▶ Records for this task
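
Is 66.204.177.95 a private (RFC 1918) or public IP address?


RFC 1918 private ranges:
  10.0.0.0/8 (10.0.0.0 - 10.255.255.255)
  172.16.0.0/12 (172.16.0.0 - 172.31.255.255)
  192.168.0.0/16 (192.168.0.0 - 192.168.255.255)
Public (not in any RFC 1918 range)


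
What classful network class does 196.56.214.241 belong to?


First octet: 196
Binary: 11000100
110xxxxx -> Class C (192-223)
Class C, default mask 255.255.255.0 (/24)


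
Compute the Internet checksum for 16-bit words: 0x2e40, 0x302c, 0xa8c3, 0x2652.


Sum all words (with carry folding):
+ 0x2e40 = 0x2e40
+ 0x302c = 0x5e6c
+ 0xa8c3 = 0x0730
+ 0x2652 = 0x2d82
One's complement: ~0x2d82
Checksum = 0xd27d


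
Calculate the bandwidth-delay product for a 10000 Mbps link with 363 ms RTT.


BDP = bandwidth * RTT
= 10000 Mbps * 363 ms
= 10000 * 1e6 * 363 / 1000 bits
= 3630000000 bits
= 453750000 bytes
= 443115.2344 KB
BDP = 3630000000 bits (453750000 bytes)


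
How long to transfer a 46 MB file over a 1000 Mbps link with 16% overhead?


Effective throughput = 1000 * (1 - 16/100) = 840 Mbps
File size in Mb = 46 * 8 = 368 Mb
Time = 368 / 840
Time = 0.4381 seconds


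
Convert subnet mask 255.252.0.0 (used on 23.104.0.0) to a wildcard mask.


Subnet mask: 255.252.0.0
Wildcard = 255.255.255.255 - subnet mask
255 - 255 = 0
255 - 252 = 3
255 - 0 = 255
255 - 0 = 255
Wildcard: 0.3.255.255


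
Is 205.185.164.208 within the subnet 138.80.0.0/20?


Subnet network: 138.80.0.0
Test IP AND mask: 205.185.160.0
No, 205.185.164.208 is not in 138.80.0.0/20


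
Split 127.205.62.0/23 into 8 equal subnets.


New prefix = 23 + 3 = 26
Each subnet has 64 addresses
  127.205.62.0/26
  127.205.62.64/26
  127.205.62.128/26
  127.205.62.192/26
  127.205.63.0/26
  127.205.63.64/26
  127.205.63.128/26
  127.205.63.192/26
Subnets: 127.205.62.0/26, 127.205.62.64/26, 127.205.62.128/26, 127.205.62.192/26, 127.205.63.0/26, 127.205.63.64/26, 127.205.63.128/26, 127.205.63.192/26


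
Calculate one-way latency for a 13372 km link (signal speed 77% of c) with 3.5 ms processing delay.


Speed = 0.77 * 3e5 km/s = 231000 km/s
Propagation delay = 13372 / 231000 = 0.0579 s = 57.8874 ms
Processing delay = 3.5 ms
Total one-way latency = 61.3874 ms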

▶ Problem
Working from the material above, retype it in its entirety without change.

▶ Exercise response
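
Is 66.204.177.95 a private (RFC 1918) or public IP address?


RFC 1918 private ranges:
  10.0.0.0/8 (10.0.0.0 - 10.255.255.255)
  172.16.0.0/12 (172.16.0.0 - 172.31.255.255)
  192.168.0.0/16 (192.168.0.0 - 192.168.255.255)
Public (not in any RFC 1918 range)


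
What classful network class does 196.56.214.241 belong to?


First octet: 196
Binary: 11000100
110xxxxx -> Class C (192-223)
Class C, default mask 255.255.255.0 (/24)


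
Compute the Internet checksum for 16-bit words: 0x2e40, 0x302c, 0xa8c3, 0x2652.


Sum all words (with carry folding):
+ 0x2e40 = 0x2e40
+ 0x302c = 0x5e6c
+ 0xa8c3 = 0x0730
+ 0x2652 = 0x2d82
One's complement: ~0x2d82
Checksum = 0xd27d


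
Calculate the bandwidth-delay product for a 10000 Mbps link with 363 ms RTT.


BDP = bandwidth * RTT
= 10000 Mbps * 363 ms
= 10000 * 1e6 * 363 / 1000 bits
= 3630000000 bits
= 453750000 bytes
= 443115.2344 KB
BDP = 3630000000 bits (453750000 bytes)


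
How long to transfer a 46 MB file over a 1000 Mbps link with 16% overhead?


Effective throughput = 1000 * (1 - 16/100) = 840 Mbps
File size in Mb = 46 * 8 = 368 Mb
Time = 368 / 840
Time = 0.4381 seconds


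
Convert subnet mask 255.252.0.0 (used on 23.104.0.0) to a wildcard mask.


Subnet mask: 255.252.0.0
Wildcard = 255.255.255.255 - subnet mask
255 - 255 = 0
255 - 252 = 3
255 - 0 = 255
255 - 0 = 255
Wildcard: 0.3.255.255


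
Is 205.185.164.208 within the subnet 138.80.0.0/20?


Subnet network: 138.80.0.0
Test IP AND mask: 205.185.160.0
No, 205.185.164.208 is not in 138.80.0.0/20


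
Split 127.205.62.0/23 into 8 equal subnets.


New prefix = 23 + 3 = 26
Each subnet has 64 addresses
  127.205.62.0/26
  127.205.62.64/26
  127.205.62.128/26
  127.205.62.192/26
  127.205.63.0/26
  127.205.63.64/26
  127.205.63.128/26
  127.205.63.192/26
Subnets: 127.205.62.0/26, 127.205.62.64/26, 127.205.62.128/26, 127.205.62.192/26, 127.205.63.0/26, 127.205.63.64/26, 127.205.63.128/26, 127.205.63.192/26


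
Calculate one-way latency for a 13372 km link (signal speed 77% of c) with 3.5 ms processing delay.


Speed = 0.77 * 3e5 km/s = 231000 km/s
Propagation delay = 13372 / 231000 = 0.0579 s = 57.8874 ms
Processing delay = 3.5 ms
Total one-way latency = 61.3874 ms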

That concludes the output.